Saved entries —
+++++

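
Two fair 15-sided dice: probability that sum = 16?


Total outcomes = 15×15 = 225
Favorable (sum = 16): 15
P = 15/225 = 0.0667

P = 0.0667


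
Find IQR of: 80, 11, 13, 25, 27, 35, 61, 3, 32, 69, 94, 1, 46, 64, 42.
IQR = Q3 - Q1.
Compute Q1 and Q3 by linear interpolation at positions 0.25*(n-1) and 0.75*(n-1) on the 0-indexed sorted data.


Sorted: 1, 3, 11, 13, 25, 27, 32, 35, 42, 46, 61, 64, 69, 80, 94
Q1 (25th %ile) = 19.0000
Q3 (75th %ile) = 62.5000
IQR = 62.5000 - 19.0000 = 43.5000

IQR = 43.5000


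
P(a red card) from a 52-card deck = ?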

+++++

Work to complete — Without altering anything, print all of the data again.

Exercise answer —
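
Two fair 15-sided dice: probability that sum = 16?


Total outcomes = 15×15 = 225
Favorable (sum = 16): 15
P = 15/225 = 0.0667

P = 0.0667


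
Find IQR of: 80, 11, 13, 25, 27, 35, 61, 3, 32, 69, 94, 1, 46, 64, 42.
IQR = Q3 - Q1.
Compute Q1 and Q3 by linear interpolation at positions 0.25*(n-1) and 0.75*(n-1) on the 0-indexed sorted data.


Sorted: 1, 3, 11, 13, 25, 27, 32, 35, 42, 46, 61, 64, 69, 80, 94
Q1 (25th %ile) = 19.0000
Q3 (75th %ile) = 62.5000
IQR = 62.5000 - 19.0000 = 43.5000

IQR = 43.5000


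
P(a red card) from a 52-card deck = ?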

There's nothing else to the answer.